▶ WHAT IS EXPECTED: Extract each line holding the word "layers" from the entries.
· · · · · · ·
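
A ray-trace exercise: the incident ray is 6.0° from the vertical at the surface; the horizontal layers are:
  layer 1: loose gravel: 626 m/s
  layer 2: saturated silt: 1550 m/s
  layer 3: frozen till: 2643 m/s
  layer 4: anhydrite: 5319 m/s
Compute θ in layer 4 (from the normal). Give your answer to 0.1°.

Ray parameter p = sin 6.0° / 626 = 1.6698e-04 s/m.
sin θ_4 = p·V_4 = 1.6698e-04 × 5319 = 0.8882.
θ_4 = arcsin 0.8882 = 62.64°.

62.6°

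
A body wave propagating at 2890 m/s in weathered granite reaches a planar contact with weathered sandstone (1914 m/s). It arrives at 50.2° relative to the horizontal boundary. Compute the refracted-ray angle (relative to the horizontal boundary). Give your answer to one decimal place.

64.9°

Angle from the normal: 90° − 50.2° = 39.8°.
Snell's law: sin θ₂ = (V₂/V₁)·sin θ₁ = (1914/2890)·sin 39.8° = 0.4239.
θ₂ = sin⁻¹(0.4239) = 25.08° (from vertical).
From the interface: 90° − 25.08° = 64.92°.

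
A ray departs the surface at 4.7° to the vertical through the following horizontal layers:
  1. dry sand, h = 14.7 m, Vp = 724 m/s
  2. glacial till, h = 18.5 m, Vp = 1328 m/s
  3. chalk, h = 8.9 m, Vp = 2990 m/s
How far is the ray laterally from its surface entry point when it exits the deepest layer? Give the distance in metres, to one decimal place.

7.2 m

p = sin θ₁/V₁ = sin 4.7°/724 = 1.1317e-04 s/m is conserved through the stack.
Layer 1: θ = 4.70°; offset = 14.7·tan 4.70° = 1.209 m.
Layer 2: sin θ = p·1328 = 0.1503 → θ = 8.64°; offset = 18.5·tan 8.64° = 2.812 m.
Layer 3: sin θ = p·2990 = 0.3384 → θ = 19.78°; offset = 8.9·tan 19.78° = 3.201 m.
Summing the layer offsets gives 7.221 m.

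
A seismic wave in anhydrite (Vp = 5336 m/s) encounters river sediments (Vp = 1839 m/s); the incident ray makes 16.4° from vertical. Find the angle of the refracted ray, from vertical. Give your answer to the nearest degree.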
· · · · · · ·
▶ FINISHED TASK:
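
A ray-trace exercise: the incident ray is 6.0° from the vertical at the surface; the horizontal layers are:
A ray departs the surface at 4.7° to the vertical through the following horizontal layers: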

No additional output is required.